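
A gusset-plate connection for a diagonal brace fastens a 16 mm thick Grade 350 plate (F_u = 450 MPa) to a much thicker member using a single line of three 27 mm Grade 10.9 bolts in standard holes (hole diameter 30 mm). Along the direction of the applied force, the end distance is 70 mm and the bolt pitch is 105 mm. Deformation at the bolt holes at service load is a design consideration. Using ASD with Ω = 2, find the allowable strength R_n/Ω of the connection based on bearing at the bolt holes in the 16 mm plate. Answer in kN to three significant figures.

700 kN

Per bolt r_n = 1.2 l_c t F_u ≤ 2.4 d t F_u; upper limit = 2.4 × 27 × 16 × 450 / 1000 = 466.6 kN.
Edge bolt: l_c = 70 − 30/2 = 55 mm → 1.2 × 55 × 16 × 450 / 1000 = 475.2 → r_n = 466.6 kN.
Interior bolts: l_c = 105 − 30 = 75 mm → 1.2 × 75 × 16 × 450 / 1000 = 648 → r_n = 466.6 kN.
R_n = 1 × 466.6 + 2 × 466.6 = 1400 kN.
Allowable strength R_n/Ω = 1400 / 2 = 700 kN.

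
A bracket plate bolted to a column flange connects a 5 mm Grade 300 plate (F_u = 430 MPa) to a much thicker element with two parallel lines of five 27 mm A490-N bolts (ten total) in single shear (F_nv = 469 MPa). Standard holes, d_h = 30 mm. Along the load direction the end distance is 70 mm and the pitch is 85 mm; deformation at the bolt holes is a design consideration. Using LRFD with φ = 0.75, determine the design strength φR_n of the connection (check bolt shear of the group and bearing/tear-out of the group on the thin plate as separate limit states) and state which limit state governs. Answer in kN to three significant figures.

1040 kN (bearing governs)

Bolt shear: A_b = π·27²/4 = 572.6 mm²; R_n = 469 × 572.6 × 10 × 1 / 1000 = 2685 kN → 0.75 × 2685 = 2010 kN.
Bearing (1.2 l_c t F_u ≤ 2.4 d t F_u): upper limit = 2.4·27·5·430 / 1000 = 139.3 kN.
  Edge l_c = 70 − 30/2 = 55 → r_n = 139.3 kN; interior l_c = 85 − 30 = 55 → r_n = 139.3 kN.
  R_n,bearing = 2·139.3 + 8·139.3 = 1393 kN → 0.75 × 1393 = 1040 kN.
Bearing governs: 1040 kN.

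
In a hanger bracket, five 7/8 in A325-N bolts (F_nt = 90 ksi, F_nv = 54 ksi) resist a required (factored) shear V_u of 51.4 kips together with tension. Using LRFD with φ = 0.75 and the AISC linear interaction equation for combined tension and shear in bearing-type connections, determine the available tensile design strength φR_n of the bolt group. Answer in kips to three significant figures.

A_b = π·0.875²/4 = 0.6013 in²; f_rv = 51.4 / (5 × 0.6013) = 17.1 ksi.
F'_nt = 1.3 F_nt − (F_nt / φF_nv) f_rv = 1.3·90 − (90/(0.75·54))·17.1 = 79.01 ksi, capped at F_nt → F'_nt = 79.01 ksi.
R_n = F'_nt · A_b · n = 79.01 × 0.6013 × 5 = 237.6 kips.
Design strength φR_n = 0.75 × 237.6 = 178 kips.

178 kips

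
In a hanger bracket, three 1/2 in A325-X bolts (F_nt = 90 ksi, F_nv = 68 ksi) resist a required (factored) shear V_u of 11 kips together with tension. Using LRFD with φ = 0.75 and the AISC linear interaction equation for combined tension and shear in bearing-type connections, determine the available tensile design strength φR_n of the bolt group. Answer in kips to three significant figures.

37.1 kips

A_b = π·0.5²/4 = 0.1963 in²; f_rv = 11 / (3 × 0.1963) = 18.67 ksi.
F'_nt = 1.3 F_nt − (F_nt / φF_nv) f_rv = 1.3·90 − (90/(0.75·68))·18.67 = 84.05 ksi, capped at F_nt → F'_nt = 84.05 ksi.
R_n = F'_nt · A_b · n = 84.05 × 0.1963 × 3 = 49.51 kips.
Design strength φR_n = 0.75 × 49.51 = 37.1 kips.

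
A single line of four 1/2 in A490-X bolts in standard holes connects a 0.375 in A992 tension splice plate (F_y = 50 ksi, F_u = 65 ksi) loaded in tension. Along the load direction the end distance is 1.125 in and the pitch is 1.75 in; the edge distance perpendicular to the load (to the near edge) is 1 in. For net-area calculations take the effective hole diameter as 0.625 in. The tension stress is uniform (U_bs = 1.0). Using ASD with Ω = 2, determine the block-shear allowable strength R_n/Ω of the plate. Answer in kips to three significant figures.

39 kips

Shear plane L_v = 1.125 + 3·1.75 = 6.375 in; A_gv = 6.375 × 0.375 = 2.391 in².
A_nv = (6.375 − 3.5·0.625) × 0.375 = 1.57 in².
A_nt = (1 − 0.5·0.625) × 0.375 = 0.2578 in².
0.6 F_u A_nv = 61.24 kips; 0.6 F_y A_gv = 71.72 kips → shear rupture governs the shear term.
R_n = 61.24 + 1.0 × 65 × 0.2578 = 78 kips.
Allowable strength R_n/Ω = 78 / 2 = 39 kips.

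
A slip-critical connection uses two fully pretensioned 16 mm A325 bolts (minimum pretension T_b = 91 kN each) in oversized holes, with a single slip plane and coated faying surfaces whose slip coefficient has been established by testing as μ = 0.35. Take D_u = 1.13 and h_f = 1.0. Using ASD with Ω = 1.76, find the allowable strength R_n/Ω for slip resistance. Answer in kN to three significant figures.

40.9 kN

R_n = μ · D_u · h_f · T_b · n_s · n_b = 0.35 × 1.13 × 1.0 × 91 × 1 × 2 = 71.98 kN.
Allowable strength R_n/Ω = 71.98 / 1.76 = 40.9 kN.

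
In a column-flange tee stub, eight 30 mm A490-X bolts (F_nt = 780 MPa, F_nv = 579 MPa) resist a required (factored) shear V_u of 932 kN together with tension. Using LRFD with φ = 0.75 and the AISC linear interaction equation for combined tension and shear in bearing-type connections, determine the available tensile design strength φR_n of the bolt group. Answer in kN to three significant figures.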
________________________
Every single record must be transcribed exactly as it stands.

→ **YOUR SOLUTION**
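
A gusset-plate connection for a diagonal brace fastens a 16 mm thick Grade 350 plate (F_u = 450 MPa) to a much thicker member using a single line of three 27 mm Grade 10.9 bolts in standard holes (hole diameter 30 mm). Along the direction of the applied force, the end distance is 70 mm and the bolt pitch is 105 mm. Deformation at the bolt holes at service load is a design consideration. Using ASD with Ω = 2, find the allowable strength R_n/Ω of the connection based on bearing at the bolt holes in the 16 mm plate. Answer in kN to three significant figures.

700 kN

Per bolt r_n = 1.2 l_c t F_u ≤ 2.4 d t F_u; upper limit = 2.4 × 27 × 16 × 450 / 1000 = 466.6 kN.
Edge bolt: l_c = 70 − 30/2 = 55 mm → 1.2 × 55 × 16 × 450 / 1000 = 475.2 → r_n = 466.6 kN.
Interior bolts: l_c = 105 − 30 = 75 mm → 1.2 × 75 × 16 × 450 / 1000 = 648 → r_n = 466.6 kN.
R_n = 1 × 466.6 + 2 × 466.6 = 1400 kN.
Allowable strength R_n/Ω = 1400 / 2 = 700 kN.

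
A bracket plate bolted to a column flange connects a 5 mm Grade 300 plate (F_u = 430 MPa) to a much thicker element with two parallel lines of five 27 mm A490-N bolts (ten total) in single shear (F_nv = 469 MPa). Standard holes, d_h = 30 mm. Along the load direction the end distance is 70 mm and the pitch is 85 mm; deformation at the bolt holes is a design consideration. Using LRFD with φ = 0.75, determine the design strength φR_n of the connection (check bolt shear of the group and bearing/tear-out of the group on the thin plate as separate limit states) and state which limit state governs. Answer in kN to three significant figures.

1040 kN (bearing governs)

Bolt shear: A_b = π·27²/4 = 572.6 mm²; R_n = 469 × 572.6 × 10 × 1 / 1000 = 2685 kN → 0.75 × 2685 = 2010 kN.
Bearing (1.2 l_c t F_u ≤ 2.4 d t F_u): upper limit = 2.4·27·5·430 / 1000 = 139.3 kN.
  Edge l_c = 70 − 30/2 = 55 → r_n = 139.3 kN; interior l_c = 85 − 30 = 55 → r_n = 139.3 kN.
  R_n,bearing = 2·139.3 + 8·139.3 = 1393 kN → 0.75 × 1393 = 1040 kN.
Bearing governs: 1040 kN.

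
In a hanger bracket, five 7/8 in A325-N bolts (F_nt = 90 ksi, F_nv = 54 ksi) resist a required (factored) shear V_u of 51.4 kips together with tension. Using LRFD with φ = 0.75 and the AISC linear interaction equation for combined tension and shear in bearing-type connections, determine the available tensile design strength φR_n of the bolt group. Answer in kips to three significant figures.

A_b = π·0.875²/4 = 0.6013 in²; f_rv = 51.4 / (5 × 0.6013) = 17.1 ksi.
F'_nt = 1.3 F_nt − (F_nt / φF_nv) f_rv = 1.3·90 − (90/(0.75·54))·17.1 = 79.01 ksi, capped at F_nt → F'_nt = 79.01 ksi.
R_n = F'_nt · A_b · n = 79.01 × 0.6013 × 5 = 237.6 kips.
Design strength φR_n = 0.75 × 237.6 = 178 kips.

178 kips

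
In a hanger bracket, three 1/2 in A325-X bolts (F_nt = 90 ksi, F_nv = 68 ksi) resist a required (factored) shear V_u of 11 kips together with tension. Using LRFD with φ = 0.75 and the AISC linear interaction equation for combined tension and shear in bearing-type connections, determine the available tensile design strength φR_n of the bolt group. Answer in kips to three significant figures.

37.1 kips

A_b = π·0.5²/4 = 0.1963 in²; f_rv = 11 / (3 × 0.1963) = 18.67 ksi.
F'_nt = 1.3 F_nt − (F_nt / φF_nv) f_rv = 1.3·90 − (90/(0.75·68))·18.67 = 84.05 ksi, capped at F_nt → F'_nt = 84.05 ksi.
R_n = F'_nt · A_b · n = 84.05 × 0.1963 × 3 = 49.51 kips.
Design strength φR_n = 0.75 × 49.51 = 37.1 kips.

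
A single line of four 1/2 in A490-X bolts in standard holes connects a 0.375 in A992 tension splice plate (F_y = 50 ksi, F_u = 65 ksi) loaded in tension. Along the load direction the end distance is 1.125 in and the pitch is 1.75 in; the edge distance perpendicular to the load (to the near edge) is 1 in. For net-area calculations take the effective hole diameter as 0.625 in. The tension stress is uniform (U_bs = 1.0). Using ASD with Ω = 2, determine the block-shear allowable strength R_n/Ω of the plate. Answer in kips to three significant figures.

39 kips

Shear plane L_v = 1.125 + 3·1.75 = 6.375 in; A_gv = 6.375 × 0.375 = 2.391 in².
A_nv = (6.375 − 3.5·0.625) × 0.375 = 1.57 in².
A_nt = (1 − 0.5·0.625) × 0.375 = 0.2578 in².
0.6 F_u A_nv = 61.24 kips; 0.6 F_y A_gv = 71.72 kips → shear rupture governs the shear term.
R_n = 61.24 + 1.0 × 65 × 0.2578 = 78 kips.
Allowable strength R_n/Ω = 78 / 2 = 39 kips.

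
A slip-critical connection uses two fully pretensioned 16 mm A325 bolts (minimum pretension T_b = 91 kN each) in oversized holes, with a single slip plane and coated faying surfaces whose slip coefficient has been established by testing as μ = 0.35. Take D_u = 1.13 and h_f = 1.0. Using ASD with Ω = 1.76, find the allowable strength R_n/Ω for slip resistance. Answer in kN to three significant figures.

40.9 kN

R_n = μ · D_u · h_f · T_b · n_s · n_b = 0.35 × 1.13 × 1.0 × 91 × 1 × 2 = 71.98 kN.
Allowable strength R_n/Ω = 71.98 / 1.76 = 40.9 kN.

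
In a column-flange tee stub, eight 30 mm A490-X bolts (F_nt = 780 MPa, F_nv = 579 MPa) resist a required (factored) shear V_u of 932 kN together with tension. Using LRFD with φ = 0.75 and the AISC linear interaction equation for combined tension and shear in bearing-type connections, determine the available tensile design strength φR_n of the bolt group. Answer in kN to three significant figures.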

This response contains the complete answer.